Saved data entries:
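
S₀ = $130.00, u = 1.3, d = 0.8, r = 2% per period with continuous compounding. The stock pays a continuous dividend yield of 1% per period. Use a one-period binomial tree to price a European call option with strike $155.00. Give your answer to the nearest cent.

$5.76

Per-period risk-free factor R = e^0.02 = 1.0202; dividend-adjusted growth = e^(0.02−0.01) = 1.0101.
Risk-neutral probability p = (1.0101 − 0.8)/(1.3 − 0.8) = 0.2101/0.5000 = 0.4201
Terminal stock prices: S_u = 169, S_d = 104
Terminal payoffs (S − K): max(14, 0) = 14, max(-51, 0) = 0
Node 0 (S = 130): V_0 = e^(−0.02)·[0.4201·14.0000 + 0.5799·0.0000] = 5.7649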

- Work item: All of the entries above need to be set down again exactly.

- Task result:
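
S₀ = $130.00, u = 1.3, d = 0.8, r = 2% per period with continuous compounding. The stock pays a continuous dividend yield of 1% per period. Use a one-period binomial tree to price a European call option with strike $155.00. Give your answer to the nearest cent.

$5.76

Per-period risk-free factor R = e^0.02 = 1.0202; dividend-adjusted growth = e^(0.02−0.01) = 1.0101.
Risk-neutral probability p = (1.0101 − 0.8)/(1.3 − 0.8) = 0.2101/0.5000 = 0.4201
Terminal stock prices: S_u = 169, S_d = 104
Terminal payoffs (S − K): max(14, 0) = 14, max(-51, 0) = 0
Node 0 (S = 130): V_0 = e^(−0.02)·[0.4201·14.0000 + 0.5799·0.0000] = 5.7649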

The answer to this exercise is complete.